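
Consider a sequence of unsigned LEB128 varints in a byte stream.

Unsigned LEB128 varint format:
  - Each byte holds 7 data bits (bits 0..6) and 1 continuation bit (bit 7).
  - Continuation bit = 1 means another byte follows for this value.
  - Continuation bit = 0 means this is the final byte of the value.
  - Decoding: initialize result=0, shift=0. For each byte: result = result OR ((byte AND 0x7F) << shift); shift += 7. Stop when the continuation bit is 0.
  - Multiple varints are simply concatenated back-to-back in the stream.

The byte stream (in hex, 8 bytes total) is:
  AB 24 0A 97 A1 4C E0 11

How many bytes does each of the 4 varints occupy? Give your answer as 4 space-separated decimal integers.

  byte[0]=0xAB cont=1 payload=0x2B=43: acc |= 43<<0 -> acc=43 shift=7
  byte[1]=0x24 cont=0 payload=0x24=36: acc |= 36<<7 -> acc=4651 shift=14 [end]
Varint 1: bytes[0:2] = AB 24 -> value 4651 (2 byte(s))
  byte[2]=0x0A cont=0 payload=0x0A=10: acc |= 10<<0 -> acc=10 shift=7 [end]
Varint 2: bytes[2:3] = 0A -> value 10 (1 byte(s))
  byte[3]=0x97 cont=1 payload=0x17=23: acc |= 23<<0 -> acc=23 shift=7
  byte[4]=0xA1 cont=1 payload=0x21=33: acc |= 33<<7 -> acc=4247 shift=14
  byte[5]=0x4C cont=0 payload=0x4C=76: acc |= 76<<14 -> acc=1249431 shift=21 [end]
Varint 3: bytes[3:6] = 97 A1 4C -> value 1249431 (3 byte(s))
  byte[6]=0xE0 cont=1 payload=0x60=96: acc |= 96<<0 -> acc=96 shift=7
  byte[7]=0x11 cont=0 payload=0x11=17: acc |= 17<<7 -> acc=2272 shift=14 [end]
Varint 4: bytes[6:8] = E0 11 -> value 2272 (2 byte(s))

Answer: 2 1 3 2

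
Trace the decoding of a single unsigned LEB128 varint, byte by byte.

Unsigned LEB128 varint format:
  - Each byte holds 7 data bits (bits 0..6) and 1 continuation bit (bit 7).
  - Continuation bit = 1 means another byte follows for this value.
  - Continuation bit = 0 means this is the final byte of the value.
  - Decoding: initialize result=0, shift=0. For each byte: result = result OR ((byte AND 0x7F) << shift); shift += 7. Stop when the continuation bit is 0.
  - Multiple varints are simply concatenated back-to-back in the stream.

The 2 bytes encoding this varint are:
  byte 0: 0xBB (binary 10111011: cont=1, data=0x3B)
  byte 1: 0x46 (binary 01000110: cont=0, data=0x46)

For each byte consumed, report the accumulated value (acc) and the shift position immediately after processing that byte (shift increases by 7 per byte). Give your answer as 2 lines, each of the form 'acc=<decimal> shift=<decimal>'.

Answer: acc=59 shift=7
acc=9019 shift=14

Derivation:
byte 0=0xBB: payload=0x3B=59, contrib = 59<<0 = 59; acc -> 59, shift -> 7
byte 1=0x46: payload=0x46=70, contrib = 70<<7 = 8960; acc -> 9019, shift -> 14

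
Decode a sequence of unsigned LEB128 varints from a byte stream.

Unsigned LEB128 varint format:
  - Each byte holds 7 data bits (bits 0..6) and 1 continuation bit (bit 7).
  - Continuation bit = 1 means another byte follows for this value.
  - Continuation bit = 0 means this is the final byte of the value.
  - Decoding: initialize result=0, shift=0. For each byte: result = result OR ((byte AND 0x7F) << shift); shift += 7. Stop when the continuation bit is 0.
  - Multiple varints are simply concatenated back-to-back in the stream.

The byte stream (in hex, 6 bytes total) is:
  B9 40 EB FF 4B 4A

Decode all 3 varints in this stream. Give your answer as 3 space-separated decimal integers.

  byte[0]=0xB9 cont=1 payload=0x39=57: acc |= 57<<0 -> acc=57 shift=7
  byte[1]=0x40 cont=0 payload=0x40=64: acc |= 64<<7 -> acc=8249 shift=14 [end]
Varint 1: bytes[0:2] = B9 40 -> value 8249 (2 byte(s))
  byte[2]=0xEB cont=1 payload=0x6B=107: acc |= 107<<0 -> acc=107 shift=7
  byte[3]=0xFF cont=1 payload=0x7F=127: acc |= 127<<7 -> acc=16363 shift=14
  byte[4]=0x4B cont=0 payload=0x4B=75: acc |= 75<<14 -> acc=1245163 shift=21 [end]
Varint 2: bytes[2:5] = EB FF 4B -> value 1245163 (3 byte(s))
  byte[5]=0x4A cont=0 payload=0x4A=74: acc |= 74<<0 -> acc=74 shift=7 [end]
Varint 3: bytes[5:6] = 4A -> value 74 (1 byte(s))

Answer: 8249 1245163 74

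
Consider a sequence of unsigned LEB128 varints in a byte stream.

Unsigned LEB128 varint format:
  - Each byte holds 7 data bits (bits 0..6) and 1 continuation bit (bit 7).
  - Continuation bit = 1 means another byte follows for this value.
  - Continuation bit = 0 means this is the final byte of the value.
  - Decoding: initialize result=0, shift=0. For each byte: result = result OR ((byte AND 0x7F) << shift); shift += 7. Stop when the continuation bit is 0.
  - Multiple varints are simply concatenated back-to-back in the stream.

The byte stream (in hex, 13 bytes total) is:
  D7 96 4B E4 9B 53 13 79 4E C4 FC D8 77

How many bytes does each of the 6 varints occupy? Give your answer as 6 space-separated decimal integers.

  byte[0]=0xD7 cont=1 payload=0x57=87: acc |= 87<<0 -> acc=87 shift=7
  byte[1]=0x96 cont=1 payload=0x16=22: acc |= 22<<7 -> acc=2903 shift=14
  byte[2]=0x4B cont=0 payload=0x4B=75: acc |= 75<<14 -> acc=1231703 shift=21 [end]
Varint 1: bytes[0:3] = D7 96 4B -> value 1231703 (3 byte(s))
  byte[3]=0xE4 cont=1 payload=0x64=100: acc |= 100<<0 -> acc=100 shift=7
  byte[4]=0x9B cont=1 payload=0x1B=27: acc |= 27<<7 -> acc=3556 shift=14
  byte[5]=0x53 cont=0 payload=0x53=83: acc |= 83<<14 -> acc=1363428 shift=21 [end]
Varint 2: bytes[3:6] = E4 9B 53 -> value 1363428 (3 byte(s))
  byte[6]=0x13 cont=0 payload=0x13=19: acc |= 19<<0 -> acc=19 shift=7 [end]
Varint 3: bytes[6:7] = 13 -> value 19 (1 byte(s))
  byte[7]=0x79 cont=0 payload=0x79=121: acc |= 121<<0 -> acc=121 shift=7 [end]
Varint 4: bytes[7:8] = 79 -> value 121 (1 byte(s))
  byte[8]=0x4E cont=0 payload=0x4E=78: acc |= 78<<0 -> acc=78 shift=7 [end]
Varint 5: bytes[8:9] = 4E -> value 78 (1 byte(s))
  byte[9]=0xC4 cont=1 payload=0x44=68: acc |= 68<<0 -> acc=68 shift=7
  byte[10]=0xFC cont=1 payload=0x7C=124: acc |= 124<<7 -> acc=15940 shift=14
  byte[11]=0xD8 cont=1 payload=0x58=88: acc |= 88<<14 -> acc=1457732 shift=21
  byte[12]=0x77 cont=0 payload=0x77=119: acc |= 119<<21 -> acc=251018820 shift=28 [end]
Varint 6: bytes[9:13] = C4 FC D8 77 -> value 251018820 (4 byte(s))

Answer: 3 3 1 1 1 4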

..............................

> **What is needed**
Using the entries above, return exactly the lines from the line with "The byte stream (in hex, 13" to the line with "D7 96 4B E4 9B 53 13 79 4E C4 FC D8 77", counting both of those lines.

> **Finished task**
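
The byte stream (in hex, 13 bytes total) is:
  D7 96 4B E4 9B 53 13 79 4E C4 FC D8 77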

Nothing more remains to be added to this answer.